ENTRIES SHOWN Block Start

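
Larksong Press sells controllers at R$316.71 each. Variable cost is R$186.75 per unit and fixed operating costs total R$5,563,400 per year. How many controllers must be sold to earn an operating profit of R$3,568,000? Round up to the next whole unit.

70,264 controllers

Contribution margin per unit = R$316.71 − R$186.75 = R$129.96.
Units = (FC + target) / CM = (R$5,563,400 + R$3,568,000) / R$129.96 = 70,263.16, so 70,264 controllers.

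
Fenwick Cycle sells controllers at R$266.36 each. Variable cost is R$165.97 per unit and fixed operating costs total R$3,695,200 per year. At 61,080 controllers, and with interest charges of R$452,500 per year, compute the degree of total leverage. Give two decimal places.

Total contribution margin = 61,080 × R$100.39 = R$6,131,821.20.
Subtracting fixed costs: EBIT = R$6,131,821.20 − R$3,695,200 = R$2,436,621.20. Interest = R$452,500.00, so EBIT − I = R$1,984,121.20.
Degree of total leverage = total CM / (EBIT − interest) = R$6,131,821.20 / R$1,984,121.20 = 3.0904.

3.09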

ENTRIES SHOWN Block End
ENTRIES SHOWN Block Start

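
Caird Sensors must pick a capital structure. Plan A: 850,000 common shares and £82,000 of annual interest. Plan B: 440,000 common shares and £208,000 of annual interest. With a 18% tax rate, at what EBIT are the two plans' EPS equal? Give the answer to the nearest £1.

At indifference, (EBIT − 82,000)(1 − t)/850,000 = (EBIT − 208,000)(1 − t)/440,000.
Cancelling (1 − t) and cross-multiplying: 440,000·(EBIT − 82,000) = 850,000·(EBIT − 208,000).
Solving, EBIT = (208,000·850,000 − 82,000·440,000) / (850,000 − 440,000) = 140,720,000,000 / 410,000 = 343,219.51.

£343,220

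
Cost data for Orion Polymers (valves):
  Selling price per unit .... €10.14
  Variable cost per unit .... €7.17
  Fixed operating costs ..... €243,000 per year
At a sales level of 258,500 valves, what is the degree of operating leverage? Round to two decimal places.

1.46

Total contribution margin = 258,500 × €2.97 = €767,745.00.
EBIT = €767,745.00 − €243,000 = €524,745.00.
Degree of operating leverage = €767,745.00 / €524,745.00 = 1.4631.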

ENTRIES SHOWN Block End

INSTRUCTIONS TO FOLLOW: Beginning at the line above that contains "Variable cost per unit .... €7.17", return each line exactly through the line that contains "Fixed operating costs .....", and no others.

REPLY TO THE EXERCISE:
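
  Variable cost per unit .... €7.17
  Fixed operating costs ..... €243,000 per year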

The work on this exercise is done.